### TASK BRIEF
Wherever the string "Answer" shows up in the material below, copy that line.

### MATERIAL SUPPLIED

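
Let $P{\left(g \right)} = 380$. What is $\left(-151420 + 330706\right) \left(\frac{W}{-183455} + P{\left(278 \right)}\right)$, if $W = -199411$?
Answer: $\frac{12534298589946}{183455} \approx 6.8324 \cdot 10^{7}$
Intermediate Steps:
$\left(-151420 + 330706\right) \left(\frac{W}{-183455} + P{\left(278 \right)}\right) = \left(-151420 + 330706\right) \left(- \frac{199411}{-183455} + 380\right) = 179286 \left(\left(-199411\right) \left(- \frac{1}{183455}\right) + 380\right) = 179286 \left(\frac{199411}{183455} + 380\right) = 179286 \cdot \frac{69912311}{183455} = \frac{12534298589946}{183455}$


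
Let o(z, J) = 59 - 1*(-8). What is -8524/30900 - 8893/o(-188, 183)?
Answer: -68841202/517575 ≈ -133.01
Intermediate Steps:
o(z, J) = 67 (o(z, J) = 59 + 8 = 67)
-8524/30900 - 8893/o(-188, 183) = -8524/30900 - 8893/67 = -8524*1/30900 - 8893*1/67 = -2131/7725 - 8893/67 = -68841202/517575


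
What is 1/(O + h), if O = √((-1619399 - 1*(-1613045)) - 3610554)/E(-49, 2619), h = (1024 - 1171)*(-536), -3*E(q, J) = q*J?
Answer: 12014937772614/946680976980103697 - 14259*I*√904227/1893361953960207394 ≈ 1.2692e-5 - 7.1613e-12*I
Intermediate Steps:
E(q, J) = -J*q/3 (E(q, J) = -q*J/3 = -J*q/3)
h = 78792 (h = -147*(-536) = 78792)
O = 2*I*√904227/42777 (O = √((-1619399 - 1*(-1613045)) - 3610554)/((-⅓*2619*(-49))) = √((-1619399 + 1613045) - 3610554)/42777 = √(-6354 - 3610554)*(1/42777) = √(-3616908)*(1/42777) = (2*I*√904227)*(1/42777) = 2*I*√904227/42777 ≈ 0.044459*I)
1/(O + h) = 1/(2*I*√904227/42777 + 78792) = 1/(78792 + 2*I*√904227/42777)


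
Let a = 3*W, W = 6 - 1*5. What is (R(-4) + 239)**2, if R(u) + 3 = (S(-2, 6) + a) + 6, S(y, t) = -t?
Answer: 57121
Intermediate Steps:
W = 1 (W = 6 - 5 = 1)
a = 3 (a = 3*1 = 3)
R(u) = 0 (R(u) = -3 + ((-1*6 + 3) + 6) = -3 + ((-6 + 3) + 6) = -3 + (-3 + 6) = -3 + 3 = 0)
(R(-4) + 239)**2 = (0 + 239)**2 = 239**2 = 57121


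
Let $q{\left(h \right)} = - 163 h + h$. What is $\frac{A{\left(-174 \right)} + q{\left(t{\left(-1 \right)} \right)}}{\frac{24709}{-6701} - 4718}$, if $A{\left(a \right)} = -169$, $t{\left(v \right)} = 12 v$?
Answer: $- \frac{11894275}{31640027} \approx -0.37593$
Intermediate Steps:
$q{\left(h \right)} = - 162 h$
$\frac{A{\left(-174 \right)} + q{\left(t{\left(-1 \right)} \right)}}{\frac{24709}{-6701} - 4718} = \frac{-169 - 162 \cdot 12 \left(-1\right)}{\frac{24709}{-6701} - 4718} = \frac{-169 - -1944}{24709 \left(- \frac{1}{6701}\right) - 4718} = \frac{-169 + 1944}{- \frac{24709}{6701} - 4718} = \frac{1775}{- \frac{31640027}{6701}} = 1775 \left(- \frac{6701}{31640027}\right) = - \frac{11894275}{31640027}$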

### WRITTEN SOLUTION
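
Answer: $\frac{12534298589946}{183455} \approx 6.8324 \cdot 10^{7}$
Answer: -68841202/517575 ≈ -133.01
Answer: 12014937772614/946680976980103697 - 14259*I*√904227/1893361953960207394 ≈ 1.2692e-5 - 7.1613e-12*I
Answer: 57121
Answer: $- \frac{11894275}{31640027} \approx -0.37593$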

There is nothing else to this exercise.